Assignment: In the entries below, find the line with "A common subsequence is a sequence of events" and the line with "fragment 2 = TCACGTTTACT". Reproduce those two lines and every line between them exactly, and nothing more.

Saved data entries
****************************************
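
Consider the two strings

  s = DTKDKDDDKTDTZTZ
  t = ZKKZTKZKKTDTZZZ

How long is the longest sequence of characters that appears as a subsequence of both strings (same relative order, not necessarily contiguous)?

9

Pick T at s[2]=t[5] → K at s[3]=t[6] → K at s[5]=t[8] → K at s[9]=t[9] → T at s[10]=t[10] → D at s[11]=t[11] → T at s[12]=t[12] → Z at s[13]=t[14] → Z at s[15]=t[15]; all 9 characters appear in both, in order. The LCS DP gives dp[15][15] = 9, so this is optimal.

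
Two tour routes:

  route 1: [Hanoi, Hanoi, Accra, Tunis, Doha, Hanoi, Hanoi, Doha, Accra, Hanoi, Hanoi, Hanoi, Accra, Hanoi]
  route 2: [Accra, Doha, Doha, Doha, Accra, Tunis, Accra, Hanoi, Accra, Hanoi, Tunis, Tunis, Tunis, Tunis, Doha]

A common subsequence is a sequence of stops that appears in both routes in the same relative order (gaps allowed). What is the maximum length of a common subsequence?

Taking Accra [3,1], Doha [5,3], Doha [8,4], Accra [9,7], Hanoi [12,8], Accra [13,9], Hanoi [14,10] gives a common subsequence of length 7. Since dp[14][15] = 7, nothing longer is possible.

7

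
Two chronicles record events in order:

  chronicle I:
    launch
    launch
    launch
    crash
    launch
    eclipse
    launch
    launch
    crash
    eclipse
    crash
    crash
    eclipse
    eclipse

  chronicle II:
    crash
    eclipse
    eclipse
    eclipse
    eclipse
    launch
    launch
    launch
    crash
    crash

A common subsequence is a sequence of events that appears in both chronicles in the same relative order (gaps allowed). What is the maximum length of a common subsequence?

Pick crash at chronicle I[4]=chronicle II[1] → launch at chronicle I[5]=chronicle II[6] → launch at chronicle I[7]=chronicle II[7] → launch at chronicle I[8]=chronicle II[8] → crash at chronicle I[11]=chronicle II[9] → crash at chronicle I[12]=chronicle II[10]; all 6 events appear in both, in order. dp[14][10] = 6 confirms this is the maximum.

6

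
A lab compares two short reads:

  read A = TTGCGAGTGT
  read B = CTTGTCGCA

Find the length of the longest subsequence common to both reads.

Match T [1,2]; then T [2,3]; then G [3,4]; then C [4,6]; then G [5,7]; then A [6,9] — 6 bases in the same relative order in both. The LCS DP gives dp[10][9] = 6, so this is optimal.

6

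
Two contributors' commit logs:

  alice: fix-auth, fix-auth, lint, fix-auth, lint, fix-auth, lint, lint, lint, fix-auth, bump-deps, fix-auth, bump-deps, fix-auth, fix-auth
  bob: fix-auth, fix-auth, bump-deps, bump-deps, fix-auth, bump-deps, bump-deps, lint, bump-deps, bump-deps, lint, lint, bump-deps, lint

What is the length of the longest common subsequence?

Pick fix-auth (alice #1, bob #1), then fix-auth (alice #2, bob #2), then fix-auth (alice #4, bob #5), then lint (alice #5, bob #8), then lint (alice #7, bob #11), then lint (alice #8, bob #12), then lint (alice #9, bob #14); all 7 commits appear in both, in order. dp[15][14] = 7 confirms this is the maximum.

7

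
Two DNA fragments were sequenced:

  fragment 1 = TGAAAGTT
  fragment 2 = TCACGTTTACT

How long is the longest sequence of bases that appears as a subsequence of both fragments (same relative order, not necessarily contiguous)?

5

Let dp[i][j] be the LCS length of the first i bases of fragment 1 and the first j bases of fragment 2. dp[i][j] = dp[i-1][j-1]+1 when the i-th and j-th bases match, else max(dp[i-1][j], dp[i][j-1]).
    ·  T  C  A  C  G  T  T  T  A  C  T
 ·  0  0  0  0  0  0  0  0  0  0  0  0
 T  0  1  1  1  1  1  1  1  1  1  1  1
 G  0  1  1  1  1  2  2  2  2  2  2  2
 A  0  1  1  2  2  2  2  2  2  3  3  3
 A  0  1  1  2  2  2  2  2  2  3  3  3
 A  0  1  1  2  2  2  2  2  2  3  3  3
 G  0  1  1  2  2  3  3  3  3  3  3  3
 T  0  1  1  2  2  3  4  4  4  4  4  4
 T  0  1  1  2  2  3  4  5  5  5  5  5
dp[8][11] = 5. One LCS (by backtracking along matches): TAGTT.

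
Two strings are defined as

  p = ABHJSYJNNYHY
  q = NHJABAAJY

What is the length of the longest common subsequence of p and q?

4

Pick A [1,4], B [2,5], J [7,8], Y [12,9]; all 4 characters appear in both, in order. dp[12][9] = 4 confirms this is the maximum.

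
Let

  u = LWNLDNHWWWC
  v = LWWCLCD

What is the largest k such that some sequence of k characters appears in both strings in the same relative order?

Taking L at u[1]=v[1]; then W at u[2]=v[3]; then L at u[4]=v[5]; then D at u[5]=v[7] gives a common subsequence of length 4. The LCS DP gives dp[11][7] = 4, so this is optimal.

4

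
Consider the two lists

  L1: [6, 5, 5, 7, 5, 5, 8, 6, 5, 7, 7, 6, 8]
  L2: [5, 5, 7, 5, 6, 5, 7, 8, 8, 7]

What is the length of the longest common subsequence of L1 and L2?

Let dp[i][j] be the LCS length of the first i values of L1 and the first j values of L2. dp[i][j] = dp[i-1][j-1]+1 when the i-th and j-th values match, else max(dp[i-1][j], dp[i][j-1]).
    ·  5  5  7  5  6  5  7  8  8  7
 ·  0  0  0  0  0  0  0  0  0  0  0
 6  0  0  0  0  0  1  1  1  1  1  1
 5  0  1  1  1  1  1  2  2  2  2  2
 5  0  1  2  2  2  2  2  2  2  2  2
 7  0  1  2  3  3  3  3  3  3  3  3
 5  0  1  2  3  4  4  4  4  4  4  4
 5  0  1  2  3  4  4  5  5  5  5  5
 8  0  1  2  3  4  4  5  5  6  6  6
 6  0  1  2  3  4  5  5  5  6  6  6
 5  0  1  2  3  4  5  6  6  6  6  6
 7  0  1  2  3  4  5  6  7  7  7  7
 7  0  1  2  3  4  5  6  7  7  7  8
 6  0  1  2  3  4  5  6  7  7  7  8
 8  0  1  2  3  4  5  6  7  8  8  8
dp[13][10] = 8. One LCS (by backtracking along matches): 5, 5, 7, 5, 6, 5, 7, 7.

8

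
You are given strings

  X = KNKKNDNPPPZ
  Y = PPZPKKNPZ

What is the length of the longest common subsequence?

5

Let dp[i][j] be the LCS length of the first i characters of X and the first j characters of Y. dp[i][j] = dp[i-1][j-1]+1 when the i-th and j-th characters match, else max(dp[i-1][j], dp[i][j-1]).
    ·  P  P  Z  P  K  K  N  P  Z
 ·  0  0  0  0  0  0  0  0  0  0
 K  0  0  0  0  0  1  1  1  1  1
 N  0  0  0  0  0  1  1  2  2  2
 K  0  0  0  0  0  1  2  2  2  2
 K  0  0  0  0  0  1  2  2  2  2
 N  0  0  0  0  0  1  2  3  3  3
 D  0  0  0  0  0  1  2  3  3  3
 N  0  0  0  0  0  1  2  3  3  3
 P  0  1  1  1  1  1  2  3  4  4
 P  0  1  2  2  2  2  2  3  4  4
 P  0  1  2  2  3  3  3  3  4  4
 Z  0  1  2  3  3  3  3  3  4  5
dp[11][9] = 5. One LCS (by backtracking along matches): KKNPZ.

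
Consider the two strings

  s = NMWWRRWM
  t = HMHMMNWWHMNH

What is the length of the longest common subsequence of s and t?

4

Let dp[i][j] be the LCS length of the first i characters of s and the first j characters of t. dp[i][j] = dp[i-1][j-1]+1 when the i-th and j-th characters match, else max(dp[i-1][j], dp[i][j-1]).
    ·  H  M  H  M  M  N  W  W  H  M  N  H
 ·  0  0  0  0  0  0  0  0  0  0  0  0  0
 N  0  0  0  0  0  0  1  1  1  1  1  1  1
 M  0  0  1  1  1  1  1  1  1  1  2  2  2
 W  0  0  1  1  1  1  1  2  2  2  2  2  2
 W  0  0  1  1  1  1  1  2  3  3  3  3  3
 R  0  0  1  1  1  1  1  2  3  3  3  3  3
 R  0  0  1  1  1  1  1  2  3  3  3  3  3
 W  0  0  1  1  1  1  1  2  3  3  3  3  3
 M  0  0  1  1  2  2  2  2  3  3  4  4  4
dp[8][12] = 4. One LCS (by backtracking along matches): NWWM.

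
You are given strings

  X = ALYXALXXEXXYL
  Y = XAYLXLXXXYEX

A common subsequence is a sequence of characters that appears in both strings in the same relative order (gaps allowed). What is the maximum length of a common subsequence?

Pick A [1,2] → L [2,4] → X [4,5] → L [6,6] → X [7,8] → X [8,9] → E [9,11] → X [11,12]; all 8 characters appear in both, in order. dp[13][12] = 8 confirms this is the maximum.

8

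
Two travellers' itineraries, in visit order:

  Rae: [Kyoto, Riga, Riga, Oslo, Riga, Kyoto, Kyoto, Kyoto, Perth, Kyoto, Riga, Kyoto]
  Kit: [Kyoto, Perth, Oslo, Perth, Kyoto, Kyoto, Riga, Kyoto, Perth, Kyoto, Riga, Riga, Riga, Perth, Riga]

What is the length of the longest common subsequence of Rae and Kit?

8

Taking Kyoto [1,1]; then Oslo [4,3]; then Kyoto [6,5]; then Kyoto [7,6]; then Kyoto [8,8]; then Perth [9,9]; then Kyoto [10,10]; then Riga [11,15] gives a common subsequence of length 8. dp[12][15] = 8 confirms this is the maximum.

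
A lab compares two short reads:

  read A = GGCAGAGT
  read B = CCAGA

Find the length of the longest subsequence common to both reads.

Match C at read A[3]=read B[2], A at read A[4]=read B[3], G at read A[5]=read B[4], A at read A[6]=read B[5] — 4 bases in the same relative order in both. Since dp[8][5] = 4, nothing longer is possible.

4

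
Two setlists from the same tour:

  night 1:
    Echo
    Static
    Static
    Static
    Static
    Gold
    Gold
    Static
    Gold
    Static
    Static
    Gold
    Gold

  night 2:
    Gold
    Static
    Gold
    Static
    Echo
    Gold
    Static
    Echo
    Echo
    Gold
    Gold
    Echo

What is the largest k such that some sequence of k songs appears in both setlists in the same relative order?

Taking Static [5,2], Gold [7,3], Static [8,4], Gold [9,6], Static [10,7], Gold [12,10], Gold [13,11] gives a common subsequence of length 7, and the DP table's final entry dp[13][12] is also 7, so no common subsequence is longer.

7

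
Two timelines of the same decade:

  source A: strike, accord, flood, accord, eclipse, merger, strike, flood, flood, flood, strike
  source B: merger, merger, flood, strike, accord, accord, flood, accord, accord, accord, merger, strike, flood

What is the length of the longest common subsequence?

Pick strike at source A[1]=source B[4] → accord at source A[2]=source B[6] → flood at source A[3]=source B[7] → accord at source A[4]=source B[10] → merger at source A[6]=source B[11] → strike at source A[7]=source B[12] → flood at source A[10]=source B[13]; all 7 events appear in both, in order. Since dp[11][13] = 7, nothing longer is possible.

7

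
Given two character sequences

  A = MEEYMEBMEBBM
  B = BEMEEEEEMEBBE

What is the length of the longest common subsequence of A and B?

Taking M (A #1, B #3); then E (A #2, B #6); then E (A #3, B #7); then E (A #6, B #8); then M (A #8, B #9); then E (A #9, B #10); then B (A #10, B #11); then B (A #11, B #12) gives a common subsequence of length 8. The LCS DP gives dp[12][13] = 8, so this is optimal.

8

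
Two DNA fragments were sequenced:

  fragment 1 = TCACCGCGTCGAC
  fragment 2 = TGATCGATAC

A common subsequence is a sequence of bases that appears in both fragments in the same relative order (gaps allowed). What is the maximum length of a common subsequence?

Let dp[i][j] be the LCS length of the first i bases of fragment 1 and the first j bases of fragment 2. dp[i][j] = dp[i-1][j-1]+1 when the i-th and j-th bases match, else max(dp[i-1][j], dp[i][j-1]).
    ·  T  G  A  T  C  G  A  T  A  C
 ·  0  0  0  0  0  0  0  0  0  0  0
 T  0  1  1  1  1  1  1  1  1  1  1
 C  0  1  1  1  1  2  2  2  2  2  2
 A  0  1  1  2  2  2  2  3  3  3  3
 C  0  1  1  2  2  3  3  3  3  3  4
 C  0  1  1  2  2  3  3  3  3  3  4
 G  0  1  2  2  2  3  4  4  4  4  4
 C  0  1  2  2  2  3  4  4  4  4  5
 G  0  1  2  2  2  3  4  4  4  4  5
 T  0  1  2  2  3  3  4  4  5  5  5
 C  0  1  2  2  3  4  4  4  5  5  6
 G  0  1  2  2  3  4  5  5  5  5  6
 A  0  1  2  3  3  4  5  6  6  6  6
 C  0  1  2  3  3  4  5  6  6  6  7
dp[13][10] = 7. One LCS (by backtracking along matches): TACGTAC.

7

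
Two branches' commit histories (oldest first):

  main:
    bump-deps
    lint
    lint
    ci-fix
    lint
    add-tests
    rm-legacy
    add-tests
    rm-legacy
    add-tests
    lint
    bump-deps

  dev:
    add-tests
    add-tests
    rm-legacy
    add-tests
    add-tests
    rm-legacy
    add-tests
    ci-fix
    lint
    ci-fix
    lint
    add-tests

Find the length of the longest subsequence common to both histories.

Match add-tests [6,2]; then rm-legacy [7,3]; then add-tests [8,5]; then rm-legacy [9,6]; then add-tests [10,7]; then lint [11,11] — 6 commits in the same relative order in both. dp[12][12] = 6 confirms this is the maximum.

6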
****************************************
Answer to this problem:
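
A common subsequence is a sequence of events that appears in both chronicles in the same relative order (gaps allowed). What is the maximum length of a common subsequence?

Pick crash at chronicle I[4]=chronicle II[1] → launch at chronicle I[5]=chronicle II[6] → launch at chronicle I[7]=chronicle II[7] → launch at chronicle I[8]=chronicle II[8] → crash at chronicle I[11]=chronicle II[9] → crash at chronicle I[12]=chronicle II[10]; all 6 events appear in both, in order. dp[14][10] = 6 confirms this is the maximum.

6

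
A lab compares two short reads:

  read A = TTGCGAGTGT
  read B = CTTGTCGCA

Find the length of the longest subsequence common to both reads.

Match T [1,2]; then T [2,3]; then G [3,4]; then C [4,6]; then G [5,7]; then A [6,9] — 6 bases in the same relative order in both. The LCS DP gives dp[10][9] = 6, so this is optimal.

6

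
Two contributors' commit logs:

  alice: fix-auth, fix-auth, lint, fix-auth, lint, fix-auth, lint, lint, lint, fix-auth, bump-deps, fix-auth, bump-deps, fix-auth, fix-auth
  bob: fix-auth, fix-auth, bump-deps, bump-deps, fix-auth, bump-deps, bump-deps, lint, bump-deps, bump-deps, lint, lint, bump-deps, lint

What is the length of the longest common subsequence?

Pick fix-auth (alice #1, bob #1), then fix-auth (alice #2, bob #2), then fix-auth (alice #4, bob #5), then lint (alice #5, bob #8), then lint (alice #7, bob #11), then lint (alice #8, bob #12), then lint (alice #9, bob #14); all 7 commits appear in both, in order. dp[15][14] = 7 confirms this is the maximum.

7

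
Two DNA fragments were sequenced:

  fragment 1 = TGAAAGTT
  fragment 2 = TCACGTTTACT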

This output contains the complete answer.